• AIM OF THE EXERCISE:
Your answer must consist of exactly the lines below, starting with the line with "At a certain" and going on through the line with "(1) remove 0.1303", and nothing else.

"""

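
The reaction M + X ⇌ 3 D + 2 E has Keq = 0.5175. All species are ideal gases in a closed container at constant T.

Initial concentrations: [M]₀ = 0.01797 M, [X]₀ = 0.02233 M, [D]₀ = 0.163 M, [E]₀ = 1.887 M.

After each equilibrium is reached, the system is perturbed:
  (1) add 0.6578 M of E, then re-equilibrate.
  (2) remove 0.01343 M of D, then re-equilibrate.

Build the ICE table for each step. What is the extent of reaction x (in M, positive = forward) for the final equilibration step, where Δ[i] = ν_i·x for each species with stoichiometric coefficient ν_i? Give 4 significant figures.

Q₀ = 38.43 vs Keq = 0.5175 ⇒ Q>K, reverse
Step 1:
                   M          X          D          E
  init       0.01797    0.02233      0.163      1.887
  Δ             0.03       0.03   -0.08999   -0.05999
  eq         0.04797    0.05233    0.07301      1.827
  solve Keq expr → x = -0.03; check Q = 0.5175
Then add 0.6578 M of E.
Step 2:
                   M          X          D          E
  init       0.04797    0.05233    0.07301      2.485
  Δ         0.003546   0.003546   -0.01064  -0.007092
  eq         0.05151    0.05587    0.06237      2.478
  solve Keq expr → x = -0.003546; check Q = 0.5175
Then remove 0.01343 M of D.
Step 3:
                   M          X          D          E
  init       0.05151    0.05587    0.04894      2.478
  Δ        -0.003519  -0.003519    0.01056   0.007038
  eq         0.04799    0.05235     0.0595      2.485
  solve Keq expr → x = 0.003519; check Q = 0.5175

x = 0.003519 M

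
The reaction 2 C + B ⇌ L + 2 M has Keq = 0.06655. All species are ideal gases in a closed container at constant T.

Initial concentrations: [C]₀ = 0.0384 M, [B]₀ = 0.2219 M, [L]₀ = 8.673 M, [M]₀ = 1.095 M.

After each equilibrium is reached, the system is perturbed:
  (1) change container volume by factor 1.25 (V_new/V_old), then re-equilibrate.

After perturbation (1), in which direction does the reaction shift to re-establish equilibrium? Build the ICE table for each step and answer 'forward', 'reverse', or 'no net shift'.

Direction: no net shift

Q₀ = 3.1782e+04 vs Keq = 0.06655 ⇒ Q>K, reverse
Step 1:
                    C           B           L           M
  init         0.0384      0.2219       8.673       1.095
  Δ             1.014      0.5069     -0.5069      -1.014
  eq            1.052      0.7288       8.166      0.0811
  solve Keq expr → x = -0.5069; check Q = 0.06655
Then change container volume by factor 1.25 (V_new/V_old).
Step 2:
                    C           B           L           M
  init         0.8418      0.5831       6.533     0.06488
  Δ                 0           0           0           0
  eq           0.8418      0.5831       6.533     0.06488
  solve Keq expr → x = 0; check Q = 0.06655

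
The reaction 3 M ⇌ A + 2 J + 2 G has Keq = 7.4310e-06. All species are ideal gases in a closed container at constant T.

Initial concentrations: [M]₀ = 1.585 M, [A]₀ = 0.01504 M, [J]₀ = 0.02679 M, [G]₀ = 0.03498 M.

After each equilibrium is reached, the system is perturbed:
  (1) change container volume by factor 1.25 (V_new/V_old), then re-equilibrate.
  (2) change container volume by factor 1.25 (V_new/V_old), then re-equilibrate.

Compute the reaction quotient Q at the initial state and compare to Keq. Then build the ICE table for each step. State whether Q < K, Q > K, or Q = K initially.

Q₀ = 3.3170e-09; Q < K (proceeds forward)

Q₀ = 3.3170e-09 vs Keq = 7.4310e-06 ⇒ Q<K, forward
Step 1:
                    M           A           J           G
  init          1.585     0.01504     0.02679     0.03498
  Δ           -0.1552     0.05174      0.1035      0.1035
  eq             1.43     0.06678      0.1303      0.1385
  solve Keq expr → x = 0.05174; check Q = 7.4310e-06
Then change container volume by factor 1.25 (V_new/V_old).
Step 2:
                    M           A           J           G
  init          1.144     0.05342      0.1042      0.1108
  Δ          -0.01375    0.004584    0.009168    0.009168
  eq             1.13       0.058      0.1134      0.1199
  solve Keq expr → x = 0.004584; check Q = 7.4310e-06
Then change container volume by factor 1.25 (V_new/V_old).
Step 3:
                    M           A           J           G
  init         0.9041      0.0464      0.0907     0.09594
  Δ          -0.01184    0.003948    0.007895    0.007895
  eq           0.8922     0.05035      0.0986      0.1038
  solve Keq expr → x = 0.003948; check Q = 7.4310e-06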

"""
"""

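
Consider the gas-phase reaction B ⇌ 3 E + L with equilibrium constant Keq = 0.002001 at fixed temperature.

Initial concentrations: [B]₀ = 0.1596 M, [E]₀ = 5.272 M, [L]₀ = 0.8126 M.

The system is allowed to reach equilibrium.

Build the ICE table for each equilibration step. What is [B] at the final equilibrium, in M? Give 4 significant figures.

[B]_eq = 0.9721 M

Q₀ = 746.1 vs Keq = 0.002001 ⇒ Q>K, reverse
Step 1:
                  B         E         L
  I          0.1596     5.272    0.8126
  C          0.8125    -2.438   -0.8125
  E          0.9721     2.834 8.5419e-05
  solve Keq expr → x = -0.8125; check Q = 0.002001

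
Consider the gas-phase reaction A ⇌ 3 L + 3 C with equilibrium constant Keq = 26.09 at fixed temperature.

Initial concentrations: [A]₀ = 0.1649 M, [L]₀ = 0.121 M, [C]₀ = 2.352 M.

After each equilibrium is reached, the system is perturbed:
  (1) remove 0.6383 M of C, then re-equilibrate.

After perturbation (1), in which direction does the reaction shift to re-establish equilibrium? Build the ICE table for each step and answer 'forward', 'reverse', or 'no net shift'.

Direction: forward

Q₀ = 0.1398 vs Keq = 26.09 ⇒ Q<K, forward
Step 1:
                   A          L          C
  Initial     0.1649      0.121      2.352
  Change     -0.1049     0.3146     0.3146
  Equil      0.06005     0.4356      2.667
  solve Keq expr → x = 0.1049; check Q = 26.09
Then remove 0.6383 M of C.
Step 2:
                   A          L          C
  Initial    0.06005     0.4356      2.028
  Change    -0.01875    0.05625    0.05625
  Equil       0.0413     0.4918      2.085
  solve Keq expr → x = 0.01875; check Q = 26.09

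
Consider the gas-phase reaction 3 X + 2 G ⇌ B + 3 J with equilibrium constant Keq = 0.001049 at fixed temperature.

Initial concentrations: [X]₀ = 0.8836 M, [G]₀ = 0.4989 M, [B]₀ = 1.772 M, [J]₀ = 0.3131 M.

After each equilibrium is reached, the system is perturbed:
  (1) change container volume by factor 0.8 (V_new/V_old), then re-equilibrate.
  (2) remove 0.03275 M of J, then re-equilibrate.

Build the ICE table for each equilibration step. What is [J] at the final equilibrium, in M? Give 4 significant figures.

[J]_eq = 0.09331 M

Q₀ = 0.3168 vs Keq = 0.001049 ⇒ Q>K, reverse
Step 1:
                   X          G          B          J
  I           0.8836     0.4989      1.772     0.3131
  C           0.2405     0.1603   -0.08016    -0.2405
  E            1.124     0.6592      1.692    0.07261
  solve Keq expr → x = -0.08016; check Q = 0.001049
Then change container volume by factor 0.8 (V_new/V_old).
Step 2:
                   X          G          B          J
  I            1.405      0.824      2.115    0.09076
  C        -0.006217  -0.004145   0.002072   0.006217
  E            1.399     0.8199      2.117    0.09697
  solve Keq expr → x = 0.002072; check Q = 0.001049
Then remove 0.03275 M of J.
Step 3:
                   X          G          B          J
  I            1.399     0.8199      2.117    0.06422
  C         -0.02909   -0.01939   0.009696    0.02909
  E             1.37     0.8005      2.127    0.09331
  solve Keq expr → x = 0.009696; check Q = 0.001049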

"""
"""

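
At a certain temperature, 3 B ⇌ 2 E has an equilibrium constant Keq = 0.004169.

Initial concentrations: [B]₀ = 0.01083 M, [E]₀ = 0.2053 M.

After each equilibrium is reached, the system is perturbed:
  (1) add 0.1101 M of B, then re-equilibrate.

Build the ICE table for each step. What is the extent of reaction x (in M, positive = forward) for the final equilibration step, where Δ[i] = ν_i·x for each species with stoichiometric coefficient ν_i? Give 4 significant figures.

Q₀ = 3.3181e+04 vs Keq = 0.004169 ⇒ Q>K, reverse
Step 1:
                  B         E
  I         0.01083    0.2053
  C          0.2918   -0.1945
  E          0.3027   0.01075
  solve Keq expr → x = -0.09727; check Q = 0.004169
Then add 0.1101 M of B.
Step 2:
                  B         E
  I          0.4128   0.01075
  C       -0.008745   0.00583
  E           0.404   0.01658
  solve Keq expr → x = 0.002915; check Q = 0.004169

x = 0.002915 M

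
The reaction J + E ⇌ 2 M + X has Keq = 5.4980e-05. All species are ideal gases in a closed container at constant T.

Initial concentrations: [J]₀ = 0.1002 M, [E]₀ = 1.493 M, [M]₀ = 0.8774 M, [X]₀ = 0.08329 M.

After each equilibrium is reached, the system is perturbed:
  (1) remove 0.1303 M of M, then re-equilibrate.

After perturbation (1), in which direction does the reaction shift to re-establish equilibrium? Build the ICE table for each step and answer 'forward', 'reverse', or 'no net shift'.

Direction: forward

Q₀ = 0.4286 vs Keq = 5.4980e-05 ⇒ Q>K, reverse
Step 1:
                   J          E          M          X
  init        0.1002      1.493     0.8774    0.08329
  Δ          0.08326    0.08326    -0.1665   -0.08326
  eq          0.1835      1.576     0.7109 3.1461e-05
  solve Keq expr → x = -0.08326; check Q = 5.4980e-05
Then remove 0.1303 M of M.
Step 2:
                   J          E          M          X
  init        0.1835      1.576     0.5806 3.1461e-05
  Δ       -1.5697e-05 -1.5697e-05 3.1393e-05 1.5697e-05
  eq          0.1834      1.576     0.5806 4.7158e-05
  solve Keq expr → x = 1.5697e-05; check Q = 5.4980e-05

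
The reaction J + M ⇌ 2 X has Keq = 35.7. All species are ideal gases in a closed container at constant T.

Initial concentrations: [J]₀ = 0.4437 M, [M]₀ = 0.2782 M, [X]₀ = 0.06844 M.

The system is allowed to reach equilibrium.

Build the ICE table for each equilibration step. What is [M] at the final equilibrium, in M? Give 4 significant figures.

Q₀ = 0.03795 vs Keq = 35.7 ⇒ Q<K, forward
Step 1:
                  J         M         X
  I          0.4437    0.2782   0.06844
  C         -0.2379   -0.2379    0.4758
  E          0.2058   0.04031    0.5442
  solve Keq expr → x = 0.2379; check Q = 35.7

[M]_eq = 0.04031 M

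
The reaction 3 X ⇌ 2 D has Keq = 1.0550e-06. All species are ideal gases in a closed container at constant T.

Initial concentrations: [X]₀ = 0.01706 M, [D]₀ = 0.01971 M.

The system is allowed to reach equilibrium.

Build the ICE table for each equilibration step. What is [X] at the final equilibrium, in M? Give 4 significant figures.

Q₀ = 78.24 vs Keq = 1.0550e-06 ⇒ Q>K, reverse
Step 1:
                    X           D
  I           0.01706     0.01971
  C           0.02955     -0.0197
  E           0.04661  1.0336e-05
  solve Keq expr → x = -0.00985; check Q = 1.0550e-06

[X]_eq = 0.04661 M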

"""

• PROBLEM SOLUTION:
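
At a certain temperature, 3 B ⇌ 2 E has an equilibrium constant Keq = 0.004169.

Initial concentrations: [B]₀ = 0.01083 M, [E]₀ = 0.2053 M.

After each equilibrium is reached, the system is perturbed:
  (1) add 0.1101 M of B, then re-equilibrate.

Build the ICE table for each step. What is the extent of reaction x (in M, positive = forward) for the final equilibration step, where Δ[i] = ν_i·x for each species with stoichiometric coefficient ν_i? Give 4 significant figures.

Q₀ = 3.3181e+04 vs Keq = 0.004169 ⇒ Q>K, reverse
Step 1:
                  B         E
  I         0.01083    0.2053
  C          0.2918   -0.1945
  E          0.3027   0.01075
  solve Keq expr → x = -0.09727; check Q = 0.004169
Then add 0.1101 M of B.
Step 2:
                  B         E
  I          0.4128   0.01075
  C       -0.008745   0.00583
  E           0.404   0.01658
  solve Keq expr → x = 0.002915; check Q = 0.004169

x = 0.002915 M

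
The reaction J + E ⇌ 2 M + X has Keq = 5.4980e-05. All species are ideal gases in a closed container at constant T.

Initial concentrations: [J]₀ = 0.1002 M, [E]₀ = 1.493 M, [M]₀ = 0.8774 M, [X]₀ = 0.08329 M.

After each equilibrium is reached, the system is perturbed:
  (1) remove 0.1303 M of M, then re-equilibrate.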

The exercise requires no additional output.